> [The problem]
Send back all the data below, exactly as given.

> [Supplied material]
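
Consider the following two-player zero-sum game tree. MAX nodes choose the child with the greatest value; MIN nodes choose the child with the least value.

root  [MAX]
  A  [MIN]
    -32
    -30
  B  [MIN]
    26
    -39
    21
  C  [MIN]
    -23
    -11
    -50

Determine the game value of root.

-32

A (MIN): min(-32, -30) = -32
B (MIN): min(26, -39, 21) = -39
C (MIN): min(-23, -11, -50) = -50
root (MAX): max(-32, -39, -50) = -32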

> [Exercise result]
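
Consider the following two-player zero-sum game tree. MAX nodes choose the child with the greatest value; MIN nodes choose the child with the least value.

root  [MAX]
  A  [MIN]
    -32
    -30
  B  [MIN]
    26
    -39
    21
  C  [MIN]
    -23
    -11
    -50

Determine the game value of root.

-32

A (MIN): min(-32, -30) = -32
B (MIN): min(26, -39, 21) = -39
C (MIN): min(-23, -11, -50) = -50
root (MAX): max(-32, -39, -50) = -32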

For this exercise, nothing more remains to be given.